The span to repeat in the listing below runs from the line containing "Let D = -256989." to the line containing "Answer: 535844/3108799 ≈ 0.17236", inclusive. Repeat it exactly, and only it.
=== Section Start ===
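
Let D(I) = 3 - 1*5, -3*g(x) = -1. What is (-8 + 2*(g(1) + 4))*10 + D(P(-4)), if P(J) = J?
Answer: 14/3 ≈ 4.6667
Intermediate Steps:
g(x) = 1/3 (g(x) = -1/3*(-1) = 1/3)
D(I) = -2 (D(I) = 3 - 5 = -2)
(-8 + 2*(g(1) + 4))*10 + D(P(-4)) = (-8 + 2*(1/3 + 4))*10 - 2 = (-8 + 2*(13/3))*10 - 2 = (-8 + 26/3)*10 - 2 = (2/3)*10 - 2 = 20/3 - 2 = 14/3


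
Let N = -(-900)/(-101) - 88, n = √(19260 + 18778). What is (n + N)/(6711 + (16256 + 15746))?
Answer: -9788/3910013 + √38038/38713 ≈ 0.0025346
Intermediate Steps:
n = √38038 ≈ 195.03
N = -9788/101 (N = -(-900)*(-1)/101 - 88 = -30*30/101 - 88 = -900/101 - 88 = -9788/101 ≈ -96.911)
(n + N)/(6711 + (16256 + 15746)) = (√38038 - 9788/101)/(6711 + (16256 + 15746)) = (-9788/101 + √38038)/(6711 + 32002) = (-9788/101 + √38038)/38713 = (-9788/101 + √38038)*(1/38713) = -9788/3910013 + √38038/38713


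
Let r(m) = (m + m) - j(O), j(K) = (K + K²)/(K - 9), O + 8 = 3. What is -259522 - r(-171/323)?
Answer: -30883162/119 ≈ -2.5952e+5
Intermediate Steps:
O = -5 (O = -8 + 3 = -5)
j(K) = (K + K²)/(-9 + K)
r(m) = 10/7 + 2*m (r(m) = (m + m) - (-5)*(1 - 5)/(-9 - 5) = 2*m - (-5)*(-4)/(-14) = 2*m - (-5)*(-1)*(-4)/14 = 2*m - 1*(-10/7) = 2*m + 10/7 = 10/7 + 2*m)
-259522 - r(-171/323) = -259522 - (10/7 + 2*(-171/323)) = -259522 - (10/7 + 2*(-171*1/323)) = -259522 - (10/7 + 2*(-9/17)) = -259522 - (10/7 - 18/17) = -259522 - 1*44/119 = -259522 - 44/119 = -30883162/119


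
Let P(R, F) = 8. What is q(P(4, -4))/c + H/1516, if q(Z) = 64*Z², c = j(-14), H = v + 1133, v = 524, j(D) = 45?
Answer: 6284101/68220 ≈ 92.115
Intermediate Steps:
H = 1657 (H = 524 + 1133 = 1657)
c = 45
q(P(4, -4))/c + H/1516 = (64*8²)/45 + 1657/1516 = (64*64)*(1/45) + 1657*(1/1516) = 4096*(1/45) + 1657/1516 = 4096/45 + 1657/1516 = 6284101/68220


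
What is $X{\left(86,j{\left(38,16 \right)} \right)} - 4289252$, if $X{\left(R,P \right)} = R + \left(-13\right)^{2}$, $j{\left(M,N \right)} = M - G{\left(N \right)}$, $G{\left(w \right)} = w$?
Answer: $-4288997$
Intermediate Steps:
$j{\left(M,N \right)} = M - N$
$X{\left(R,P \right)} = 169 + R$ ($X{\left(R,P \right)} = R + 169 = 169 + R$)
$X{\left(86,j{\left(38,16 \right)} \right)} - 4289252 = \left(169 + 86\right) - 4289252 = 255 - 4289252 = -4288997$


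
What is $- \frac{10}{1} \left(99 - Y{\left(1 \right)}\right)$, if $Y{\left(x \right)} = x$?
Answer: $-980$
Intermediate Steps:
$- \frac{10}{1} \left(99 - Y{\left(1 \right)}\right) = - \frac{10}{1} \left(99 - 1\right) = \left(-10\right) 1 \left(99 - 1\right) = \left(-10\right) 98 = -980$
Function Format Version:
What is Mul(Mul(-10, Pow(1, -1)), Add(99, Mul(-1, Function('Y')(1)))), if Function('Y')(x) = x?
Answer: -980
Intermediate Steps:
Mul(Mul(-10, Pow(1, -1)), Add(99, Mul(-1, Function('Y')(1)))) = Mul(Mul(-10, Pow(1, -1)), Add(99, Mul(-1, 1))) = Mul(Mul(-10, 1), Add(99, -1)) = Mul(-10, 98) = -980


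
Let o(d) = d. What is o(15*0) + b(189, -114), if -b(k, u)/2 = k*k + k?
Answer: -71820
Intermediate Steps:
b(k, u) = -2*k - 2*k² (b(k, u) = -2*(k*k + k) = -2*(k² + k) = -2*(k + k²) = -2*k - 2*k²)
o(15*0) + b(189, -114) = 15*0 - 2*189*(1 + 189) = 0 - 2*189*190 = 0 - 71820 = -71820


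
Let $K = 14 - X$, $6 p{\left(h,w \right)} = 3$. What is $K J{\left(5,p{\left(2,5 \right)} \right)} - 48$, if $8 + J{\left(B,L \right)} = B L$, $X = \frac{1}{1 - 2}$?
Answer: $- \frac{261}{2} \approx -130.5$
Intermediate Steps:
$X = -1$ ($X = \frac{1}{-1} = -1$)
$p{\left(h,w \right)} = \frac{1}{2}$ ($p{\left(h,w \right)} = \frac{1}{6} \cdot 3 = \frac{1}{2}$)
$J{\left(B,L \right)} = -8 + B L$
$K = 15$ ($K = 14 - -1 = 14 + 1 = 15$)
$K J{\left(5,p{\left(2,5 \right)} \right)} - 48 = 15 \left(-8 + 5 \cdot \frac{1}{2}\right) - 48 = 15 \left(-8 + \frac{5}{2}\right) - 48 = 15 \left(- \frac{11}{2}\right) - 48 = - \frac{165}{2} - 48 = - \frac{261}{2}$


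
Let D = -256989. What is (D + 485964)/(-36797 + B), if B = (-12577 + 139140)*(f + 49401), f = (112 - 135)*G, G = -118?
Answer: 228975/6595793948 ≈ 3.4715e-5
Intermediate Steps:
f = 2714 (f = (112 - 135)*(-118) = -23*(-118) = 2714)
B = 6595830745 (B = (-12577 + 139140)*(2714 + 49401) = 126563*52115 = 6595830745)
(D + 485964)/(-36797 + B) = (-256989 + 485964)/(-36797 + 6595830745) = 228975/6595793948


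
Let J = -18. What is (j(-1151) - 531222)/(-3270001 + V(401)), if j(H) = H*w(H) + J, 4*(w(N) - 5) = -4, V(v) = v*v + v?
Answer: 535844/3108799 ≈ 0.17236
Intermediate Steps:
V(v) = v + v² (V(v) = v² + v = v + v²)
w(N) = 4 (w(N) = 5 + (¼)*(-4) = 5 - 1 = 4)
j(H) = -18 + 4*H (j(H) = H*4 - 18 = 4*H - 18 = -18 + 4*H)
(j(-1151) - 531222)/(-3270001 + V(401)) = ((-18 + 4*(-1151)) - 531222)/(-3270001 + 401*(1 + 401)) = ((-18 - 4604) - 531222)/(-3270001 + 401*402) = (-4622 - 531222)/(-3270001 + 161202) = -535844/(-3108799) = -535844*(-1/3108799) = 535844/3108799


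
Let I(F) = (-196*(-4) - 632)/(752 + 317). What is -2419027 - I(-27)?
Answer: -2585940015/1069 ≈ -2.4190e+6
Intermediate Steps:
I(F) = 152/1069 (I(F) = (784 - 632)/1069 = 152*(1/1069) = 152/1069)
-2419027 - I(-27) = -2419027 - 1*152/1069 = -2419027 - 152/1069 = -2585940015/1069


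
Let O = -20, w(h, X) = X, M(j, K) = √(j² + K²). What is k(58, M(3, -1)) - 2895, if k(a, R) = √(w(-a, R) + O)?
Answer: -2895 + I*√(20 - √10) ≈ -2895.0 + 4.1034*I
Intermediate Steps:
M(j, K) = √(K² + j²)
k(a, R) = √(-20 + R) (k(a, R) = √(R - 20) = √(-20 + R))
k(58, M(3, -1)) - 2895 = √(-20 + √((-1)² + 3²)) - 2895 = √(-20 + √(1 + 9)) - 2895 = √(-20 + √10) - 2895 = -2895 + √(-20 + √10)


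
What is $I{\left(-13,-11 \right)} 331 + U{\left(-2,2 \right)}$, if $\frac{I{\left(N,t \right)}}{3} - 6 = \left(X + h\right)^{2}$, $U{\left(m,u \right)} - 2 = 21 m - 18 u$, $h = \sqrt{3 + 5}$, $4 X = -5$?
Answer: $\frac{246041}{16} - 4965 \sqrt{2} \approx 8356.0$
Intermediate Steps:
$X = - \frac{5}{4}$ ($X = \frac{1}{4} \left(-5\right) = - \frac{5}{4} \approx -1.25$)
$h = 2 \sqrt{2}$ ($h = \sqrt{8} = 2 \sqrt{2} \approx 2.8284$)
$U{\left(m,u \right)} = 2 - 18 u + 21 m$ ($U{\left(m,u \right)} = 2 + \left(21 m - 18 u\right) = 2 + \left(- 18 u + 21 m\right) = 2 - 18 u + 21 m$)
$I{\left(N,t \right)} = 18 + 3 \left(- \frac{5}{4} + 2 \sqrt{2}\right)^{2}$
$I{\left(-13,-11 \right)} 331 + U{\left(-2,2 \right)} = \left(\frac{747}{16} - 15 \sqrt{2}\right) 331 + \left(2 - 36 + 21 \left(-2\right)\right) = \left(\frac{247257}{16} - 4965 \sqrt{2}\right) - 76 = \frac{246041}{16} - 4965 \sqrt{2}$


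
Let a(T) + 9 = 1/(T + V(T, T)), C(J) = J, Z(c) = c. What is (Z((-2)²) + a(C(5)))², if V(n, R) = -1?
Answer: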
=== Section End ===
→ **Response to the task**
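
Let D = -256989. What is (D + 485964)/(-36797 + B), if B = (-12577 + 139140)*(f + 49401), f = (112 - 135)*G, G = -118?
Answer: 228975/6595793948 ≈ 3.4715e-5
Intermediate Steps:
f = 2714 (f = (112 - 135)*(-118) = -23*(-118) = 2714)
B = 6595830745 (B = (-12577 + 139140)*(2714 + 49401) = 126563*52115 = 6595830745)
(D + 485964)/(-36797 + B) = (-256989 + 485964)/(-36797 + 6595830745) = 228975/6595793948


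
Let J = -18. What is (j(-1151) - 531222)/(-3270001 + V(401)), if j(H) = H*w(H) + J, 4*(w(N) - 5) = -4, V(v) = v*v + v?
Answer: 535844/3108799 ≈ 0.17236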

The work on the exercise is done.